The problem
Return the whole of the data exactly.

Data

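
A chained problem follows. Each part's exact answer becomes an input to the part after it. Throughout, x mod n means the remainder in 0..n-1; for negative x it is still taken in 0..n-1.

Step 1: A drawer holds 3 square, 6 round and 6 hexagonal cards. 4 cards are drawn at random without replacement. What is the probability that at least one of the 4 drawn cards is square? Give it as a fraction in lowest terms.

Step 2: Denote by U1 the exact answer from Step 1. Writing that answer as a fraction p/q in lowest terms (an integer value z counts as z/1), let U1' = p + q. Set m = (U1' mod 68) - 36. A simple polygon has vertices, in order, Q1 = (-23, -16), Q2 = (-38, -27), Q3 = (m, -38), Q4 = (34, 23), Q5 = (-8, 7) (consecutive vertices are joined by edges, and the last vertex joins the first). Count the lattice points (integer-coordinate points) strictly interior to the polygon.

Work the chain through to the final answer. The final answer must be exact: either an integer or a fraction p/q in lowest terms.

1153

Step 1: total draws C(15,4) = 1365; complement C(12,4) = 495; favorable 1365 - 495 = 870; P = 58/91; answer 58/91
Step 2: U1 = 58/91; threaded value p + q = 149; m = -23; cross terms: (-23*-27 - -38*-16)=13, (-38*-38 - -23*-27)=823, (-23*23 - 34*-38)=763, (34*7 - -8*23)=422, (-8*-16 - -23*7)=289; twice the area = |2310| = 2310; area = 1155; boundary points = 1 + 1 + 1 + 2 + 1 = 6; strictly interior points = area - boundary/2 + 1 = 1153; answer 1153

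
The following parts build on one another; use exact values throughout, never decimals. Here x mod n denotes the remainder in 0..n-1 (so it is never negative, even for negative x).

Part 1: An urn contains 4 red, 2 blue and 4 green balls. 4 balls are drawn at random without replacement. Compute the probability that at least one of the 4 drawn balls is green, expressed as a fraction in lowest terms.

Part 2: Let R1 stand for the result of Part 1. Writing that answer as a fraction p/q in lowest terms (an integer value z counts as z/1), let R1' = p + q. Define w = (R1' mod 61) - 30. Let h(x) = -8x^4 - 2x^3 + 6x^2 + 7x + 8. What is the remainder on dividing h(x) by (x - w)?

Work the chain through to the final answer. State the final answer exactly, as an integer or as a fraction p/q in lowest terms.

Part 1: total draws C(10,4) = 210; complement C(6,4) = 15; favorable 210 - 15 = 195; P = 13/14; answer 13/14
Part 2: R1 = 13/14; threaded value p + q = 27; w = -3; remainder = value at the root: -8*(-3)^4 - 2*(-3)^3 + 6*(-3)^2 + 7*(-3)^1 + 8 = (-648) + (54) + (54) + (-21) + (8) = -553; answer -553

-553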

Solution for this problem
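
A chained problem follows. Each part's exact answer becomes an input to the part after it. Throughout, x mod n means the remainder in 0..n-1; for negative x it is still taken in 0..n-1.

Step 1: A drawer holds 3 square, 6 round and 6 hexagonal cards. 4 cards are drawn at random without replacement. What is the probability that at least one of the 4 drawn cards is square? Give it as a fraction in lowest terms.

Step 2: Denote by U1 the exact answer from Step 1. Writing that answer as a fraction p/q in lowest terms (an integer value z counts as z/1), let U1' = p + q. Set m = (U1' mod 68) - 36. A simple polygon has vertices, in order, Q1 = (-23, -16), Q2 = (-38, -27), Q3 = (m, -38), Q4 = (34, 23), Q5 = (-8, 7) (consecutive vertices are joined by edges, and the last vertex joins the first). Count the lattice points (integer-coordinate points) strictly interior to the polygon.

Work the chain through to the final answer. The final answer must be exact: either an integer or a fraction p/q in lowest terms.

1153

Step 1: total draws C(15,4) = 1365; complement C(12,4) = 495; favorable 1365 - 495 = 870; P = 58/91; answer 58/91
Step 2: U1 = 58/91; threaded value p + q = 149; m = -23; cross terms: (-23*-27 - -38*-16)=13, (-38*-38 - -23*-27)=823, (-23*23 - 34*-38)=763, (34*7 - -8*23)=422, (-8*-16 - -23*7)=289; twice the area = |2310| = 2310; area = 1155; boundary points = 1 + 1 + 1 + 2 + 1 = 6; strictly interior points = area - boundary/2 + 1 = 1153; answer 1153

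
The following parts build on one another; use exact values throughout, never decimals. Here x mod n denotes the remainder in 0..n-1 (so it is never negative, even for negative x).

Part 1: An urn contains 4 red, 2 blue and 4 green balls. 4 balls are drawn at random without replacement. Compute the probability that at least one of the 4 drawn balls is green, expressed as a fraction in lowest terms.

Part 2: Let R1 stand for the result of Part 1. Writing that answer as a fraction p/q in lowest terms (an integer value z counts as z/1), let R1' = p + q. Define w = (R1' mod 61) - 30. Let h(x) = -8x^4 - 2x^3 + 6x^2 + 7x + 8. What is the remainder on dividing h(x) by (x - w)?

Work the chain through to the final answer. State the final answer exactly, as an integer or as a fraction p/q in lowest terms.

Part 1: total draws C(10,4) = 210; complement C(6,4) = 15; favorable 210 - 15 = 195; P = 13/14; answer 13/14
Part 2: R1 = 13/14; threaded value p + q = 27; w = -3; remainder = value at the root: -8*(-3)^4 - 2*(-3)^3 + 6*(-3)^2 + 7*(-3)^1 + 8 = (-648) + (54) + (54) + (-21) + (8) = -553; answer -553

-553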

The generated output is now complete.